• **Your task**
The required output is every record, reproduced exactly.

• **Input data**
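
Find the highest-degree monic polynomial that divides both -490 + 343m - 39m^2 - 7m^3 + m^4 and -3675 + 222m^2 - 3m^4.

Repeated division with remainder:
  m^4 - 7m^3 - 39m^2 + 343m - 490 = (-1/3)(-3m^4 + 222m^2 - 3675) + (-7m^3 + 35m^2 + 343m - 1715)
  -3m^4 + 222m^2 - 3675 = ((3/7)m + 15/7)(-7m^3 + 35m^2 + 343m - 1715) + (0)
Last nonzero remainder: -7m^3 + 35m^2 + 343m - 1715. Dividing through by -7 gives the monic gcd m^3 - 5m^2 - 49m + 245.

245 - 49m - 5m^2 + m^3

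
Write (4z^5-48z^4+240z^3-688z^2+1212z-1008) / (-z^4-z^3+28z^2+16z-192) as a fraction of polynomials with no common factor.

(-4z^3+20z^2-52z+84)/(z^2+8z+16)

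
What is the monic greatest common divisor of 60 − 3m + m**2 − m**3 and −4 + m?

Apply the Euclidean algorithm:
  −m**3 + m**2 − 3m + 60 = (−m**2 − 3m − 15)(m − 4) + (0)
The last nonzero remainder m − 4 is already monic.

−4 + m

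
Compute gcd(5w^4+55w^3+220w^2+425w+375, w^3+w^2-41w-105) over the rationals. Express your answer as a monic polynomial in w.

w^2+8w+15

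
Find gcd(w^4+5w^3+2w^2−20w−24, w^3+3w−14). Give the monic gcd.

w−2

Repeated division with remainder:
  w^4+5w^3+2w^2−20w−24 = (w+5)(w^3+3w−14) + (−w^2−21w+46)
  w^3+3w−14 = (−w+21)(−w^2−21w+46) + (490w−980)
  −w^2−21w+46 = (−(1/490)w−23/490)(490w−980) + (0)
Last nonzero remainder: 490w−980. Dividing through by 490 gives the monic gcd w−2.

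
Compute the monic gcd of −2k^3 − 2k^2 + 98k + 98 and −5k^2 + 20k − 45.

1

Euclidean algorithm in ℚ[k]:
  −2k^3 − 2k^2 + 98k + 98 = ((2/5)k + 2)(−5k^2 + 20k − 45) + (76k + 188)
  −5k^2 + 20k − 45 = (−(5/76)k + 615/1444)(76k + 188) + (−45150/361)
  76k + 188 = (−(13718/22575)k − 33934/22575)(−45150/361) + (0)
The last nonzero remainder is the constant −45150/361, so the polynomials are coprime and gcd = 1.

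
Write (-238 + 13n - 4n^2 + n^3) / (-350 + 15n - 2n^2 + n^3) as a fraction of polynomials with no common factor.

(34 + 3n + n^2)/(50 + 5n + n^2)

By polynomial division,
  n^3 - 4n^2 + 13n - 238 = (n^3 - 2n^2 + 15n - 350) + (-2n^2 - 2n + 112)
  n^3 - 2n^2 + 15n - 350 = (-(1/2)n + 3/2)(-2n^2 - 2n + 112) + (74n - 518)
  -2n^2 - 2n + 112 = (-(1/37)n - 8/37)(74n - 518) + (0)
Last nonzero remainder: 74n - 518. Dividing through by 74 gives the monic gcd n - 7.
Cancel n - 7 from numerator and denominator to get the reduced form.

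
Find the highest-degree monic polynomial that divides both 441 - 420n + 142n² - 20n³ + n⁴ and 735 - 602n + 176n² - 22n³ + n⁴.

-147 + 91n - 17n² + n³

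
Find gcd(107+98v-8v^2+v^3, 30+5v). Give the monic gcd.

1

Apply the Euclidean algorithm:
  v^3-8v^2+98v+107 = ((1/5)v^2-(14/5)v+182/5)(5v+30) + (-985)
  5v+30 = (-(1/197)v-6/197)(-985) + (0)
The last nonzero remainder is the constant -985, so the polynomials are coprime and gcd = 1.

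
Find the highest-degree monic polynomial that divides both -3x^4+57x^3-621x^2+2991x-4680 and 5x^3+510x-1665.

x-3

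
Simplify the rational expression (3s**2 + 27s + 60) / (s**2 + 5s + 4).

(3s + 15)/(s + 1)

Repeated division with remainder:
  3s**2 + 27s + 60 = (3)(s**2 + 5s + 4) + (12s + 48)
  s**2 + 5s + 4 = ((1/12)s + 1/12)(12s + 48) + (0)
Last nonzero remainder: 12s + 48. Dividing through by 12 gives the monic gcd s + 4.
Cancel s + 4 from numerator and denominator to get the reduced form.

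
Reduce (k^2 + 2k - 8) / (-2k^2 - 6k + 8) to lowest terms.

(-k + 2)/(2k - 2)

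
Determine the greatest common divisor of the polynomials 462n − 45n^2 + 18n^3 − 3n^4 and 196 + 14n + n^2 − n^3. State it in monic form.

Apply the Euclidean algorithm:
  −3n^4 + 18n^3 − 45n^2 + 462n = (3n − 15)(−n^3 + n^2 + 14n + 196) + (−72n^2 + 84n + 2940)
  −n^3 + n^2 + 14n + 196 = ((1/72)n + 1/432)(−72n^2 + 84n + 2940) + (−(973/36)n + 6811/36)
  −72n^2 + 84n + 2940 = ((2592/973)n + 2160/139)(−(973/36)n + 6811/36) + (0)
Last nonzero remainder: −(973/36)n + 6811/36. Dividing through by −973/36 gives the monic gcd n − 7.

−7 + n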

• **Answer for this exercise**
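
Find the highest-degree monic polynomial that divides both -490 + 343m - 39m^2 - 7m^3 + m^4 and -3675 + 222m^2 - 3m^4.

Repeated division with remainder:
  m^4 - 7m^3 - 39m^2 + 343m - 490 = (-1/3)(-3m^4 + 222m^2 - 3675) + (-7m^3 + 35m^2 + 343m - 1715)
  -3m^4 + 222m^2 - 3675 = ((3/7)m + 15/7)(-7m^3 + 35m^2 + 343m - 1715) + (0)
Last nonzero remainder: -7m^3 + 35m^2 + 343m - 1715. Dividing through by -7 gives the monic gcd m^3 - 5m^2 - 49m + 245.

245 - 49m - 5m^2 + m^3

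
Write (4z^5-48z^4+240z^3-688z^2+1212z-1008) / (-z^4-z^3+28z^2+16z-192) as a fraction of polynomials with no common factor.

(-4z^3+20z^2-52z+84)/(z^2+8z+16)

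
What is the monic greatest common divisor of 60 − 3m + m**2 − m**3 and −4 + m?

Apply the Euclidean algorithm:
  −m**3 + m**2 − 3m + 60 = (−m**2 − 3m − 15)(m − 4) + (0)
The last nonzero remainder m − 4 is already monic.

−4 + m

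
Compute gcd(5w^4+55w^3+220w^2+425w+375, w^3+w^2-41w-105) over the rationals. Express your answer as a monic polynomial in w.

w^2+8w+15

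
Find gcd(w^4+5w^3+2w^2−20w−24, w^3+3w−14). Give the monic gcd.

w−2

Repeated division with remainder:
  w^4+5w^3+2w^2−20w−24 = (w+5)(w^3+3w−14) + (−w^2−21w+46)
  w^3+3w−14 = (−w+21)(−w^2−21w+46) + (490w−980)
  −w^2−21w+46 = (−(1/490)w−23/490)(490w−980) + (0)
Last nonzero remainder: 490w−980. Dividing through by 490 gives the monic gcd w−2.

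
Compute the monic gcd of −2k^3 − 2k^2 + 98k + 98 and −5k^2 + 20k − 45.

1

Euclidean algorithm in ℚ[k]:
  −2k^3 − 2k^2 + 98k + 98 = ((2/5)k + 2)(−5k^2 + 20k − 45) + (76k + 188)
  −5k^2 + 20k − 45 = (−(5/76)k + 615/1444)(76k + 188) + (−45150/361)
  76k + 188 = (−(13718/22575)k − 33934/22575)(−45150/361) + (0)
The last nonzero remainder is the constant −45150/361, so the polynomials are coprime and gcd = 1.

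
Write (-238 + 13n - 4n^2 + n^3) / (-350 + 15n - 2n^2 + n^3) as a fraction of polynomials with no common factor.

(34 + 3n + n^2)/(50 + 5n + n^2)

By polynomial division,
  n^3 - 4n^2 + 13n - 238 = (n^3 - 2n^2 + 15n - 350) + (-2n^2 - 2n + 112)
  n^3 - 2n^2 + 15n - 350 = (-(1/2)n + 3/2)(-2n^2 - 2n + 112) + (74n - 518)
  -2n^2 - 2n + 112 = (-(1/37)n - 8/37)(74n - 518) + (0)
Last nonzero remainder: 74n - 518. Dividing through by 74 gives the monic gcd n - 7.
Cancel n - 7 from numerator and denominator to get the reduced form.

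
Find the highest-degree monic polynomial that divides both 441 - 420n + 142n² - 20n³ + n⁴ and 735 - 602n + 176n² - 22n³ + n⁴.

-147 + 91n - 17n² + n³

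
Find gcd(107+98v-8v^2+v^3, 30+5v). Give the monic gcd.

1

Apply the Euclidean algorithm:
  v^3-8v^2+98v+107 = ((1/5)v^2-(14/5)v+182/5)(5v+30) + (-985)
  5v+30 = (-(1/197)v-6/197)(-985) + (0)
The last nonzero remainder is the constant -985, so the polynomials are coprime and gcd = 1.

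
Find the highest-degree monic polynomial that divides both -3x^4+57x^3-621x^2+2991x-4680 and 5x^3+510x-1665.

x-3

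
Simplify the rational expression (3s**2 + 27s + 60) / (s**2 + 5s + 4).

(3s + 15)/(s + 1)

Repeated division with remainder:
  3s**2 + 27s + 60 = (3)(s**2 + 5s + 4) + (12s + 48)
  s**2 + 5s + 4 = ((1/12)s + 1/12)(12s + 48) + (0)
Last nonzero remainder: 12s + 48. Dividing through by 12 gives the monic gcd s + 4.
Cancel s + 4 from numerator and denominator to get the reduced form.

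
Reduce (k^2 + 2k - 8) / (-2k^2 - 6k + 8) to lowest terms.

(-k + 2)/(2k - 2)

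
Determine the greatest common divisor of the polynomials 462n − 45n^2 + 18n^3 − 3n^4 and 196 + 14n + n^2 − n^3. State it in monic form.

Apply the Euclidean algorithm:
  −3n^4 + 18n^3 − 45n^2 + 462n = (3n − 15)(−n^3 + n^2 + 14n + 196) + (−72n^2 + 84n + 2940)
  −n^3 + n^2 + 14n + 196 = ((1/72)n + 1/432)(−72n^2 + 84n + 2940) + (−(973/36)n + 6811/36)
  −72n^2 + 84n + 2940 = ((2592/973)n + 2160/139)(−(973/36)n + 6811/36) + (0)
Last nonzero remainder: −(973/36)n + 6811/36. Dividing through by −973/36 gives the monic gcd n − 7.

−7 + n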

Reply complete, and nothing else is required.